* **Task description**: Below are records to be repeated in full. Give them exactly.

* **Stored items**:

>>>>

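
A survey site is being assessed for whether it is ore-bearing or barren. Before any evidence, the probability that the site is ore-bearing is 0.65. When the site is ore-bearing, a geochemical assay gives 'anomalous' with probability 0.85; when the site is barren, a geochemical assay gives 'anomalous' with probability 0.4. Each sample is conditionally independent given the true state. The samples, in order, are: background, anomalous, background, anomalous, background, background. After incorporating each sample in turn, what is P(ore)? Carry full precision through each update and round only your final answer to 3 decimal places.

After 'background': P(ore) = 0.15·0.6500 / (0.15·0.6500 + 0.6·0.3500) ≈ 0.3171
After 'anomalous': P(ore) = 0.85·0.3171 / (0.85·0.3171 + 0.4·0.6829) ≈ 0.4966
After 'background': P(ore) = 0.15·0.4966 / (0.15·0.4966 + 0.6·0.5034) ≈ 0.1979
After 'anomalous': P(ore) = 0.85·0.1979 / (0.85·0.1979 + 0.4·0.8021) ≈ 0.3439
After 'background': P(ore) = 0.15·0.3439 / (0.15·0.3439 + 0.6·0.6561) ≈ 0.1159
After 'background': P(ore) = 0.15·0.1159 / (0.15·0.1159 + 0.6·0.8841) ≈ 0.0317

0.032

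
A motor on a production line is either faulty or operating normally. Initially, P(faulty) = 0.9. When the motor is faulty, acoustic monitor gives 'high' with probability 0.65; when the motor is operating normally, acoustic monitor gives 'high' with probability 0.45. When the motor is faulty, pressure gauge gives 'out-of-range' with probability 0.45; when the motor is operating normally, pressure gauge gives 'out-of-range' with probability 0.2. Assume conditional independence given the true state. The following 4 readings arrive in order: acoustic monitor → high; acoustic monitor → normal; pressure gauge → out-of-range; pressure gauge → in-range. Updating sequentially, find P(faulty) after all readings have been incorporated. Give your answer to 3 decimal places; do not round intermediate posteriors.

After acoustic monitor='high': P(faulty) = 0.65·0.9000 / (0.65·0.9000 + 0.45·0.1000) ≈ 0.9286
After acoustic monitor='normal': P(faulty) = 0.35·0.9286 / (0.35·0.9286 + 0.55·0.0714) ≈ 0.8922
After pressure gauge='out-of-range': P(faulty) = 0.45·0.8922 / (0.45·0.8922 + 0.2·0.1078) ≈ 0.9490
After pressure gauge='in-range': P(faulty) = 0.55·0.9490 / (0.55·0.9490 + 0.8·0.0510) ≈ 0.9275

0.928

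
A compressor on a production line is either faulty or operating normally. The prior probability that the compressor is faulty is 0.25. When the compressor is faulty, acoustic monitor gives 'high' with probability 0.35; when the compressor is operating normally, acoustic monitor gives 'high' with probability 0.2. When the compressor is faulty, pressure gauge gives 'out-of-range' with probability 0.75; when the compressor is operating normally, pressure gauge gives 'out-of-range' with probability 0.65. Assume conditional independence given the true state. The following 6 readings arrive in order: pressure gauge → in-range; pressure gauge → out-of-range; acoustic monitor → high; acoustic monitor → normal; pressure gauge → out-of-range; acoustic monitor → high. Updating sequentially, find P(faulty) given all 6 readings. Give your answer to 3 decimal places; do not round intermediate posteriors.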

<<<<

* **Output**:
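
A survey site is being assessed for whether it is ore-bearing or barren. Before any evidence, the probability that the site is ore-bearing is 0.65. When the site is ore-bearing, a geochemical assay gives 'anomalous' with probability 0.85; when the site is barren, a geochemical assay gives 'anomalous' with probability 0.4. Each sample is conditionally independent given the true state. The samples, in order, are: background, anomalous, background, anomalous, background, background. After incorporating each sample in turn, what is P(ore)? Carry full precision through each update and round only your final answer to 3 decimal places.

After 'background': P(ore) = 0.15·0.6500 / (0.15·0.6500 + 0.6·0.3500) ≈ 0.3171
After 'anomalous': P(ore) = 0.85·0.3171 / (0.85·0.3171 + 0.4·0.6829) ≈ 0.4966
After 'background': P(ore) = 0.15·0.4966 / (0.15·0.4966 + 0.6·0.5034) ≈ 0.1979
After 'anomalous': P(ore) = 0.85·0.1979 / (0.85·0.1979 + 0.4·0.8021) ≈ 0.3439
After 'background': P(ore) = 0.15·0.3439 / (0.15·0.3439 + 0.6·0.6561) ≈ 0.1159
After 'background': P(ore) = 0.15·0.1159 / (0.15·0.1159 + 0.6·0.8841) ≈ 0.0317

0.032

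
A motor on a production line is either faulty or operating normally. Initially, P(faulty) = 0.9. When the motor is faulty, acoustic monitor gives 'high' with probability 0.65; when the motor is operating normally, acoustic monitor gives 'high' with probability 0.45. When the motor is faulty, pressure gauge gives 'out-of-range' with probability 0.45; when the motor is operating normally, pressure gauge gives 'out-of-range' with probability 0.2. Assume conditional independence given the true state. The following 4 readings arrive in order: acoustic monitor → high; acoustic monitor → normal; pressure gauge → out-of-range; pressure gauge → in-range. Updating sequentially, find P(faulty) after all readings have been incorporated. Give your answer to 3 decimal places; do not round intermediate posteriors.

After acoustic monitor='high': P(faulty) = 0.65·0.9000 / (0.65·0.9000 + 0.45·0.1000) ≈ 0.9286
After acoustic monitor='normal': P(faulty) = 0.35·0.9286 / (0.35·0.9286 + 0.55·0.0714) ≈ 0.8922
After pressure gauge='out-of-range': P(faulty) = 0.45·0.8922 / (0.45·0.8922 + 0.2·0.1078) ≈ 0.9490
After pressure gauge='in-range': P(faulty) = 0.55·0.9490 / (0.55·0.9490 + 0.8·0.0510) ≈ 0.9275

0.928

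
A compressor on a production line is either faulty or operating normally. The prior probability that the compressor is faulty is 0.25. When the compressor is faulty, acoustic monitor gives 'high' with probability 0.35; when the compressor is operating normally, acoustic monitor gives 'high' with probability 0.2. When the compressor is faulty, pressure gauge gives 'out-of-range' with probability 0.75; when the compressor is operating normally, pressure gauge gives 'out-of-range' with probability 0.65. Assume conditional independence given the true state. The following 6 readings arrive in order: pressure gauge → in-range; pressure gauge → out-of-range; acoustic monitor → high; acoustic monitor → normal; pressure gauge → out-of-range; acoustic monitor → high. Updating sequentially, find P(faulty) given all 6 readings. Give your answer to 3 decimal places; do not round intermediate posteriors.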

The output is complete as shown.